Work instructions
Reproduce word for word, from the entries below, the line with "(9* (-3 + 1/2))* 1*", the line with "((-2307* 1^4) /", and every line between them, and nothing more.

Data
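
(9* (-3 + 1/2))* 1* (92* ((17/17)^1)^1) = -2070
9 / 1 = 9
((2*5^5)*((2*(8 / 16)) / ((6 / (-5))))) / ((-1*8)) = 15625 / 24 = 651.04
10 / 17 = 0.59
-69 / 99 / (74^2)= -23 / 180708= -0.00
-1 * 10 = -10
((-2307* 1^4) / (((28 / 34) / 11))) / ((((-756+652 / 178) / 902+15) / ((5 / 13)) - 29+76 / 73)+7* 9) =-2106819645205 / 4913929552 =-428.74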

---

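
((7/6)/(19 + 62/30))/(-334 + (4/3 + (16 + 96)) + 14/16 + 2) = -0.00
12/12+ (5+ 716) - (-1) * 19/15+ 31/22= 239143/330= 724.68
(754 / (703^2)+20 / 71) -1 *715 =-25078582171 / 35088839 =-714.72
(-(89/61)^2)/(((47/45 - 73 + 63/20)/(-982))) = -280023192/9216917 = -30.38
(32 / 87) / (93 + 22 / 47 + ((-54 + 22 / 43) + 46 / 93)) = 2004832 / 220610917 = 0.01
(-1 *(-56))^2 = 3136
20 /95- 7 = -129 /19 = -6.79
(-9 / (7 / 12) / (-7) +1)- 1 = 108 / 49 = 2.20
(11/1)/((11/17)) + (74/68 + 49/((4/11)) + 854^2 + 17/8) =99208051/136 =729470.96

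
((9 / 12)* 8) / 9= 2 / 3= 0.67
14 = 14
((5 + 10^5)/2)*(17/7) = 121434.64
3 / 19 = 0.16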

==

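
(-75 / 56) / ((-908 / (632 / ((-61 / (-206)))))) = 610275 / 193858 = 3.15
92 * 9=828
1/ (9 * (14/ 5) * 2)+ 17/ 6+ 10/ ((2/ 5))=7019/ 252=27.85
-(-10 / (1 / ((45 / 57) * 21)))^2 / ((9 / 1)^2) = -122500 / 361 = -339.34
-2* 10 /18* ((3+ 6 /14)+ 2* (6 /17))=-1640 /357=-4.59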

Exercise solution
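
(9* (-3 + 1/2))* 1* (92* ((17/17)^1)^1) = -2070
9 / 1 = 9
((2*5^5)*((2*(8 / 16)) / ((6 / (-5))))) / ((-1*8)) = 15625 / 24 = 651.04
10 / 17 = 0.59
-69 / 99 / (74^2)= -23 / 180708= -0.00
-1 * 10 = -10
((-2307* 1^4) / (((28 / 34) / 11))) / ((((-756+652 / 178) / 902+15) / ((5 / 13)) - 29+76 / 73)+7* 9) =-2106819645205 / 4913929552 =-428.74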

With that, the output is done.